Exercise: Would you reproduce exactly the lines below from the one holding "Income Tax withholding**" through the one holding "amount over R$15,200.00", inclusive, and no others?

Stored entries:
═══

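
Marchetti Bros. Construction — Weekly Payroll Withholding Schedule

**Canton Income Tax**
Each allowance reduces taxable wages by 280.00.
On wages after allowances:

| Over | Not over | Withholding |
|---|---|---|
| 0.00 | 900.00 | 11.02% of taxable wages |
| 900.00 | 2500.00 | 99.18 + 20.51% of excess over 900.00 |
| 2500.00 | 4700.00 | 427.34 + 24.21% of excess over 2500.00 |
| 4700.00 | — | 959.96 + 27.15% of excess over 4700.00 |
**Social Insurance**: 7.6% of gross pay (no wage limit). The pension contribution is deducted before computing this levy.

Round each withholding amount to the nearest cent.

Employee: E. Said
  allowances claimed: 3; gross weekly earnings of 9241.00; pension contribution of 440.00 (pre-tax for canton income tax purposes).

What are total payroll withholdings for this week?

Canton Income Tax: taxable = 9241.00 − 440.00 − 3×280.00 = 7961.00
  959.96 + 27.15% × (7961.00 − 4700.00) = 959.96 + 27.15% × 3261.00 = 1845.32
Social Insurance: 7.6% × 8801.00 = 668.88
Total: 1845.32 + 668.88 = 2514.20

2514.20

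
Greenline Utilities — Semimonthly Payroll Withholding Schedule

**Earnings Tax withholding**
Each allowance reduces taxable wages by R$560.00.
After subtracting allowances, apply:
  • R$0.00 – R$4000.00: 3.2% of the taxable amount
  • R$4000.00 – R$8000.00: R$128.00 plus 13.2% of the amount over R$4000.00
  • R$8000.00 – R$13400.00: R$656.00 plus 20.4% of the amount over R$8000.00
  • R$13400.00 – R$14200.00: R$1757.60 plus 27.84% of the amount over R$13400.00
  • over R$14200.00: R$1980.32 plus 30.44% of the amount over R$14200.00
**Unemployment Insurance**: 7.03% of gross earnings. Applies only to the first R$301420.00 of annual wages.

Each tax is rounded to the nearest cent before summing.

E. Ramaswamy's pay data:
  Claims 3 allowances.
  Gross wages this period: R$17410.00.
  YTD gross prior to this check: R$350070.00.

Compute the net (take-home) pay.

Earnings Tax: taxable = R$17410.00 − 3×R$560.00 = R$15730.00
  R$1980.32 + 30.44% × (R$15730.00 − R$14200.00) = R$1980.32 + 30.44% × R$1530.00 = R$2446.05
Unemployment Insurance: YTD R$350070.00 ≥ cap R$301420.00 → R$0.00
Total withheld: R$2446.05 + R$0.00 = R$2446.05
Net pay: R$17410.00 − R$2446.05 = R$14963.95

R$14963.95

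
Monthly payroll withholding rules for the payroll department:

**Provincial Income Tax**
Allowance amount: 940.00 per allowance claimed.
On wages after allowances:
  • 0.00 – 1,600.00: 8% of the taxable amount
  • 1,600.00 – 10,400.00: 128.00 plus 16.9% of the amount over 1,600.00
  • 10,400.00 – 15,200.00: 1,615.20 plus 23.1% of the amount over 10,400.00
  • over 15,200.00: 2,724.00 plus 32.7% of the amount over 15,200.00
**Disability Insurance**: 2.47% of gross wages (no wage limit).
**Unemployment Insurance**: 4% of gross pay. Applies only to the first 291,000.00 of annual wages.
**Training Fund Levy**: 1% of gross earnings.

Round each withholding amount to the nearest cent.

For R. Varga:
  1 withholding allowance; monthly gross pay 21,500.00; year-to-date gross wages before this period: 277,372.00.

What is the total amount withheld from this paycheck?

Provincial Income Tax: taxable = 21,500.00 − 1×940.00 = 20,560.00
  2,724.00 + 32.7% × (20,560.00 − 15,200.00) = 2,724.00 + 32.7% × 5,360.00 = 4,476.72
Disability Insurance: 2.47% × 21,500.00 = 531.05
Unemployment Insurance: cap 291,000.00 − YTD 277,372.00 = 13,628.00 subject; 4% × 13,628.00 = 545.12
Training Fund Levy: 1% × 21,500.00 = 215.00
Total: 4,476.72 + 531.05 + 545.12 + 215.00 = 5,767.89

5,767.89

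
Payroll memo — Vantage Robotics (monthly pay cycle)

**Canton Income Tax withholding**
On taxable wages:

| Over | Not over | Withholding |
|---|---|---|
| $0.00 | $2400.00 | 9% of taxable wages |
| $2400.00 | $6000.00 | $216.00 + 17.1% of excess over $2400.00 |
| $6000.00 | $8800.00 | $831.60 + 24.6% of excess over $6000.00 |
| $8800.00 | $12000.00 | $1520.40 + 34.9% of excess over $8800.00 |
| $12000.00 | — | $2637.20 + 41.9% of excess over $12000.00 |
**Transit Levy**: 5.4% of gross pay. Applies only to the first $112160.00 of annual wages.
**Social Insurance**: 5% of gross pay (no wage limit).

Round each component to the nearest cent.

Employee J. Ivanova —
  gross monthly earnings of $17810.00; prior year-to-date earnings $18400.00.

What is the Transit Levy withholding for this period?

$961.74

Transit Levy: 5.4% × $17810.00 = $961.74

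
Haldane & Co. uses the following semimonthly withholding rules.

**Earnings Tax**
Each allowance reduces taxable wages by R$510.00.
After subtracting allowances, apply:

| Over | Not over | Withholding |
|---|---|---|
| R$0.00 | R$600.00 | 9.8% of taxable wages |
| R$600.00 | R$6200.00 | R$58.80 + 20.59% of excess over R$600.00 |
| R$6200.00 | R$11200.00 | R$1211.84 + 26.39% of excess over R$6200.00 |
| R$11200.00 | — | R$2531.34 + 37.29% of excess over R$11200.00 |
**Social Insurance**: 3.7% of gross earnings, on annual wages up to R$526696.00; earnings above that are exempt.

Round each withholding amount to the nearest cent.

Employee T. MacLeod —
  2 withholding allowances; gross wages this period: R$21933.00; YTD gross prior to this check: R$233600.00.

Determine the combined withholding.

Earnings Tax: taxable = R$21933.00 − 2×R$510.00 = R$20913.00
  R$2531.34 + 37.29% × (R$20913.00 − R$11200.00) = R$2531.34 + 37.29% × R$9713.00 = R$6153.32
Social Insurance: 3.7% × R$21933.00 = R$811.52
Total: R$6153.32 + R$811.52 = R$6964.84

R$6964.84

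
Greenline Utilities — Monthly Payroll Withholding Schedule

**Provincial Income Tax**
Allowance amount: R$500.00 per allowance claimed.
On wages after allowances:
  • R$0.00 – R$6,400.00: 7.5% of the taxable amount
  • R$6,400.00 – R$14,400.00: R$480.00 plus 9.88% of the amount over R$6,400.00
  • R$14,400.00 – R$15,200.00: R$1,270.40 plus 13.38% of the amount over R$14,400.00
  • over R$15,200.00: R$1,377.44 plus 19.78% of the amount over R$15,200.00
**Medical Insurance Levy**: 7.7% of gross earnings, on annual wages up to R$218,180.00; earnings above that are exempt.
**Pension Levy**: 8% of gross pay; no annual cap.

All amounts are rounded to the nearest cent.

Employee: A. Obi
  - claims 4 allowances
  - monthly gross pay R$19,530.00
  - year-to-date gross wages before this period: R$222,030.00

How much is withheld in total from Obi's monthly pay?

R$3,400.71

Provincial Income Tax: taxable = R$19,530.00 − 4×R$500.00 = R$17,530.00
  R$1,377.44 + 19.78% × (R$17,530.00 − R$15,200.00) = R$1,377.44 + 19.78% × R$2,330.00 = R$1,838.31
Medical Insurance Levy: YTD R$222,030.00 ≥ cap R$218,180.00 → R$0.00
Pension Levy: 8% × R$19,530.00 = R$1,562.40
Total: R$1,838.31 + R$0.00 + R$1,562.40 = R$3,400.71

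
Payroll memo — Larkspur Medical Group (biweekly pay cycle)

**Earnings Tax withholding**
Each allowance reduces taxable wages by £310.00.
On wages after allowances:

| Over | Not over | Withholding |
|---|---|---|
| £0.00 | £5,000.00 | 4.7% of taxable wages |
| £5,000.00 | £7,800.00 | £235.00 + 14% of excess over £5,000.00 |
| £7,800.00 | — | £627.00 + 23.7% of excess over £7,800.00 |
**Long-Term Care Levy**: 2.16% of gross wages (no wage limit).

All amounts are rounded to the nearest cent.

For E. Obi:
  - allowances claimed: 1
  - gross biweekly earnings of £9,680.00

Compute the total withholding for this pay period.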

═══

Solution to this task:
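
**Canton Income Tax withholding**
On taxable wages:

| Over | Not over | Withholding |
|---|---|---|
| $0.00 | $2400.00 | 9% of taxable wages |
| $2400.00 | $6000.00 | $216.00 + 17.1% of excess over $2400.00 |
| $6000.00 | $8800.00 | $831.60 + 24.6% of excess over $6000.00 |
| $8800.00 | $12000.00 | $1520.40 + 34.9% of excess over $8800.00 |
| $12000.00 | — | $2637.20 + 41.9% of excess over $12000.00 |
**Transit Levy**: 5.4% of gross pay. Applies only to the first $112160.00 of annual wages.
**Social Insurance**: 5% of gross pay (no wage limit).

Round each component to the nearest cent.

Employee J. Ivanova —
  gross monthly earnings of $17810.00; prior year-to-date earnings $18400.00.

What is the Transit Levy withholding for this period?

$961.74

Transit Levy: 5.4% × $17810.00 = $961.74

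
Haldane & Co. uses the following semimonthly withholding rules.

**Earnings Tax**
Each allowance reduces taxable wages by R$510.00.
After subtracting allowances, apply:

| Over | Not over | Withholding |
|---|---|---|
| R$0.00 | R$600.00 | 9.8% of taxable wages |
| R$600.00 | R$6200.00 | R$58.80 + 20.59% of excess over R$600.00 |
| R$6200.00 | R$11200.00 | R$1211.84 + 26.39% of excess over R$6200.00 |
| R$11200.00 | — | R$2531.34 + 37.29% of excess over R$11200.00 |
**Social Insurance**: 3.7% of gross earnings, on annual wages up to R$526696.00; earnings above that are exempt.

Round each withholding amount to the nearest cent.

Employee T. MacLeod —
  2 withholding allowances; gross wages this period: R$21933.00; YTD gross prior to this check: R$233600.00.

Determine the combined withholding.

Earnings Tax: taxable = R$21933.00 − 2×R$510.00 = R$20913.00
  R$2531.34 + 37.29% × (R$20913.00 − R$11200.00) = R$2531.34 + 37.29% × R$9713.00 = R$6153.32
Social Insurance: 3.7% × R$21933.00 = R$811.52
Total: R$6153.32 + R$811.52 = R$6964.84

R$6964.84

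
Greenline Utilities — Monthly Payroll Withholding Schedule

**Provincial Income Tax**
Allowance amount: R$500.00 per allowance claimed.
On wages after allowances:
  • R$0.00 – R$6,400.00: 7.5% of the taxable amount
  • R$6,400.00 – R$14,400.00: R$480.00 plus 9.88% of the amount over R$6,400.00
  • R$14,400.00 – R$15,200.00: R$1,270.40 plus 13.38% of the amount over R$14,400.00
  • over R$15,200.00: R$1,377.44 plus 19.78% of the amount over R$15,200.00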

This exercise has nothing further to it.